[Opening Provided records section]

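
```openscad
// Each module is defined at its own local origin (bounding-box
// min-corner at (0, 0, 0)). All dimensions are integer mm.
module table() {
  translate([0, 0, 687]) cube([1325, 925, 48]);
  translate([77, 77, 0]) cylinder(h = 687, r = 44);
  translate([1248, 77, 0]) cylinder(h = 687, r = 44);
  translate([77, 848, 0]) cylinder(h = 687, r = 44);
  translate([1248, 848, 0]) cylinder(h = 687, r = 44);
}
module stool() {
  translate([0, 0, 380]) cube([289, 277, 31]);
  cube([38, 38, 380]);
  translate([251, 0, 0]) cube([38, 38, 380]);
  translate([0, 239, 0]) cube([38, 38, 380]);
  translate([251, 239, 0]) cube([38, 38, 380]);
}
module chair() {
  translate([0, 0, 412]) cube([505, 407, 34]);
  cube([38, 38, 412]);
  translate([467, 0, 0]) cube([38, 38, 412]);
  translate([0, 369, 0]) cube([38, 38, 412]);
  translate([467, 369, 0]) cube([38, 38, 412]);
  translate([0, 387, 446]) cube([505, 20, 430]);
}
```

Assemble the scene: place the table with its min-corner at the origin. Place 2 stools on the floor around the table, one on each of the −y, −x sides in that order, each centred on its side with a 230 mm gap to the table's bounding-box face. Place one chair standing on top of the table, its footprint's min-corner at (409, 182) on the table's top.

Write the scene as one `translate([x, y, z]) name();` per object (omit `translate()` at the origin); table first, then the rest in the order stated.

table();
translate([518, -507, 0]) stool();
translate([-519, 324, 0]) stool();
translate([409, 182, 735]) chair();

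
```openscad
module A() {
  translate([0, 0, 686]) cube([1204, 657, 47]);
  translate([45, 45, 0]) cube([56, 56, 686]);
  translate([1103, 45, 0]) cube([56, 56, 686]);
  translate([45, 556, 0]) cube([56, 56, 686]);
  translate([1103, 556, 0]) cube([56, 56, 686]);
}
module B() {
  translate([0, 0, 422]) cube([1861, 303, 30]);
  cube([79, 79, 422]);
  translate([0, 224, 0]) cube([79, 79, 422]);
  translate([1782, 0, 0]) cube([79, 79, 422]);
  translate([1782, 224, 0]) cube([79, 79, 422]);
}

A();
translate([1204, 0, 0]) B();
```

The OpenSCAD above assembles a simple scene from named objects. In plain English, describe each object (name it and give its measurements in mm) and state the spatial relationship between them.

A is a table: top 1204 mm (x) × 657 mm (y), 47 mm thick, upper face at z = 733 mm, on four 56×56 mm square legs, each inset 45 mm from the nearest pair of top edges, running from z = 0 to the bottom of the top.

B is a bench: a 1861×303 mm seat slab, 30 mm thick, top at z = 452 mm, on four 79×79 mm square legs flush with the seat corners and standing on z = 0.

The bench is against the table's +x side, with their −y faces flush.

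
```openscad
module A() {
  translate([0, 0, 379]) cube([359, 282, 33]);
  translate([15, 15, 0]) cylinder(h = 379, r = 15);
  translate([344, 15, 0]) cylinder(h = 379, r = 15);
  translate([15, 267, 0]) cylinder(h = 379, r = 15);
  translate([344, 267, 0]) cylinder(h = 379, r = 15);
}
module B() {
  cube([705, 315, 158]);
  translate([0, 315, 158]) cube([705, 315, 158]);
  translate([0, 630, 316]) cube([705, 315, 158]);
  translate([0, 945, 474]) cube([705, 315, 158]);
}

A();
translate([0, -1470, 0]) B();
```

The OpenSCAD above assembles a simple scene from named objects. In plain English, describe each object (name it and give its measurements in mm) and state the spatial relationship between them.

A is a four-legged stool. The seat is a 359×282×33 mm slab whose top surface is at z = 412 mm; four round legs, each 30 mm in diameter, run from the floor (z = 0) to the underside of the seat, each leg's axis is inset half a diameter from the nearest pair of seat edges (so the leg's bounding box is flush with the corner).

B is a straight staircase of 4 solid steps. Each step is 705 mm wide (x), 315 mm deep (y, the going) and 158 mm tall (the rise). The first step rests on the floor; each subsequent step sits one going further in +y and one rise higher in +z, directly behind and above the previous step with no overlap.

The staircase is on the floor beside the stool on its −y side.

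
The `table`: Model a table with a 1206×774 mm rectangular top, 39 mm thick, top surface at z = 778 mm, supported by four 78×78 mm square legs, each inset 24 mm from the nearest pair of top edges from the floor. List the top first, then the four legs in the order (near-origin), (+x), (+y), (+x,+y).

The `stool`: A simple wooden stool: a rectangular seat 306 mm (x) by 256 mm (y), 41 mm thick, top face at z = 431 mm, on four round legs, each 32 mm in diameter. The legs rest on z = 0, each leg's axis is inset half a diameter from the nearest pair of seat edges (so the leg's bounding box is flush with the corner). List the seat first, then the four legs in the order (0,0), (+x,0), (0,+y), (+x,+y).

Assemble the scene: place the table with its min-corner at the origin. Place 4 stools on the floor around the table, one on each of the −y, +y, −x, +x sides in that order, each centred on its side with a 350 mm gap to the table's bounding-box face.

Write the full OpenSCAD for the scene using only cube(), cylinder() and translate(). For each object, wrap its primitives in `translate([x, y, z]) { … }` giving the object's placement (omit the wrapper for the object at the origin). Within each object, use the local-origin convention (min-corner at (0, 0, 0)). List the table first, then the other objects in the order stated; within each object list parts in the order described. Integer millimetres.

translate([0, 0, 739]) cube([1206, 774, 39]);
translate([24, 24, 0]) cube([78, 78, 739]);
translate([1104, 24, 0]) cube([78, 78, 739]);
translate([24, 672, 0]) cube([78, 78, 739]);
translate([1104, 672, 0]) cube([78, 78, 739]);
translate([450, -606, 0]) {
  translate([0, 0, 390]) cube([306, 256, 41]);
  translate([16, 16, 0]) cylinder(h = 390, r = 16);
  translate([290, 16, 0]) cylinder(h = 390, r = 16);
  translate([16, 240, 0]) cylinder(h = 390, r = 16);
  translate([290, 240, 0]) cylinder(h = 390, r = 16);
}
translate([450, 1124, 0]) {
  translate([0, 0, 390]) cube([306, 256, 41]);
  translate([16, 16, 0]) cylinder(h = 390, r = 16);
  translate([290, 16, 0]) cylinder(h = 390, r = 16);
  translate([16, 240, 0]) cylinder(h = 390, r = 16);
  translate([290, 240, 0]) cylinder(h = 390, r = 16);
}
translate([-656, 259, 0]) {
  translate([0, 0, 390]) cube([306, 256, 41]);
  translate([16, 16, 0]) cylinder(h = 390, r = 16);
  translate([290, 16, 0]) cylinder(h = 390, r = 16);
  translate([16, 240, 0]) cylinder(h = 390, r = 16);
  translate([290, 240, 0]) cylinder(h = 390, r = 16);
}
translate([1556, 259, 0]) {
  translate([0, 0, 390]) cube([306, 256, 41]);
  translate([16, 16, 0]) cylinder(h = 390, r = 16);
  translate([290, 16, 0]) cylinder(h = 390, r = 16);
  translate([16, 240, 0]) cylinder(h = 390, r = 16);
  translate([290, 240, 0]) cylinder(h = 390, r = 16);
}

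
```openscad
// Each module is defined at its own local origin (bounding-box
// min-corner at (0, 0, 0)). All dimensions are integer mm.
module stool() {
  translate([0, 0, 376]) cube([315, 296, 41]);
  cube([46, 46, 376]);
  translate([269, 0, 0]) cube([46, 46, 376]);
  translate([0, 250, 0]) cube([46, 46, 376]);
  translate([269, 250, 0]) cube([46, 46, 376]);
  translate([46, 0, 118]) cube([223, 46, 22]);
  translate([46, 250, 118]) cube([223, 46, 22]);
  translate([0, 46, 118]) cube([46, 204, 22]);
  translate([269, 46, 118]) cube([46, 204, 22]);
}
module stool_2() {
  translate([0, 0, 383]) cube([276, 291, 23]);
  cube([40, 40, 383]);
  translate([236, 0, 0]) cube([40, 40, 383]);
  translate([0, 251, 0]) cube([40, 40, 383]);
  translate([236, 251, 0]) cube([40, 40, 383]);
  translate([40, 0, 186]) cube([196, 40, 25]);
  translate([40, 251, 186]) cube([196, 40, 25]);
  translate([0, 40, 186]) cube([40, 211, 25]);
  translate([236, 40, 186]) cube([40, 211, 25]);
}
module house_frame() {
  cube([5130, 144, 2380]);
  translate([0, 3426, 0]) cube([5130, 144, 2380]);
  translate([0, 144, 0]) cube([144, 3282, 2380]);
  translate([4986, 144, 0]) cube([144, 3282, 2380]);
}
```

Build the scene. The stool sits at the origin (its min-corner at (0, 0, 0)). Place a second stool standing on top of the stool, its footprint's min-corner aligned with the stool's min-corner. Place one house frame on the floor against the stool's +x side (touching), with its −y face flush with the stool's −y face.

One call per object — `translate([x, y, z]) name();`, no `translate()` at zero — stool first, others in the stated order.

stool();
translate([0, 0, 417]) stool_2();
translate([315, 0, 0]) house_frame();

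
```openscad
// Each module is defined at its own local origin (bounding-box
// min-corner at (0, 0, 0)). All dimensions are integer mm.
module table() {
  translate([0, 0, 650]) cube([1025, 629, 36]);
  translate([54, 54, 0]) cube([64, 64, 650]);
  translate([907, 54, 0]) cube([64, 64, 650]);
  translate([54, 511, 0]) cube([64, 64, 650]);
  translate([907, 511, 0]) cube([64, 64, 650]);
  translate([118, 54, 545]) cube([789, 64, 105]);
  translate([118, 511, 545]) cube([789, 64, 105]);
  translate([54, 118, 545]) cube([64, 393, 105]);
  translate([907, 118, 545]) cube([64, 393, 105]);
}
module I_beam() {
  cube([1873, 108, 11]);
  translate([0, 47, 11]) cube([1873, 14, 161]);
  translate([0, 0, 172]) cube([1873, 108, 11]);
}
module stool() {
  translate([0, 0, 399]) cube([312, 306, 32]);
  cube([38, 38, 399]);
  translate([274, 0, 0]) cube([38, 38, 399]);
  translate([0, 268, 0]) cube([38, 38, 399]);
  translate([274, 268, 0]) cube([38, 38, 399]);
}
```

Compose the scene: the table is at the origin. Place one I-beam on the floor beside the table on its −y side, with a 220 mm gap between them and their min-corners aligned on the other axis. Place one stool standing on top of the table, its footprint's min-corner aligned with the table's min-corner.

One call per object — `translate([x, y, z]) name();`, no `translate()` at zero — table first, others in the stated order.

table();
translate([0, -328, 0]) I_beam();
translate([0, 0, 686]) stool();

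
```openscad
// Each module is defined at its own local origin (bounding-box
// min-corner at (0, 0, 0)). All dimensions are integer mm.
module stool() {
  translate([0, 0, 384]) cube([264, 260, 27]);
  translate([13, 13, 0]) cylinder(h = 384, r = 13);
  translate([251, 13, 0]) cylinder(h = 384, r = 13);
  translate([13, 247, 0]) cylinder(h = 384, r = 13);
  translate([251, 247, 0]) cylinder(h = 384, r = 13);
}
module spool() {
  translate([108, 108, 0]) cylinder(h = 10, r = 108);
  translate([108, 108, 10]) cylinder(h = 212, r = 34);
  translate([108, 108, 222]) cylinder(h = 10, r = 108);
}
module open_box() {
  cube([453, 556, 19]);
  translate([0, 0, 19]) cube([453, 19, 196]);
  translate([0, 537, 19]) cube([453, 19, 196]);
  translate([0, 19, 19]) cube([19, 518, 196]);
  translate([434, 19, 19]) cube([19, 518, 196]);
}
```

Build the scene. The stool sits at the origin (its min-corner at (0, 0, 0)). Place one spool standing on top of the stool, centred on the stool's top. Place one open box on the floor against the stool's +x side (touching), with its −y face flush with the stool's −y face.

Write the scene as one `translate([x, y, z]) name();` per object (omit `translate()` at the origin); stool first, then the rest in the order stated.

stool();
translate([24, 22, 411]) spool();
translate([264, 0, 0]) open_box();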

[Closing Provided records section]

Problem: When the word "sides" appears in a line of the listing, pull that line out.

Answer section:
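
Assemble the scene: place the table with its min-corner at the origin. Place 2 stools on the floor around the table, one on each of the −y, −x sides in that order, each centred on its side with a 230 mm gap to the table's bounding-box face. Place one chair standing on top of the table, its footprint's min-corner at (409, 182) on the table's top.
Assemble the scene: place the table with its min-corner at the origin. Place 4 stools on the floor around the table, one on each of the −y, +y, −x, +x sides in that order, each centred on its side with a 350 mm gap to the table's bounding-box face.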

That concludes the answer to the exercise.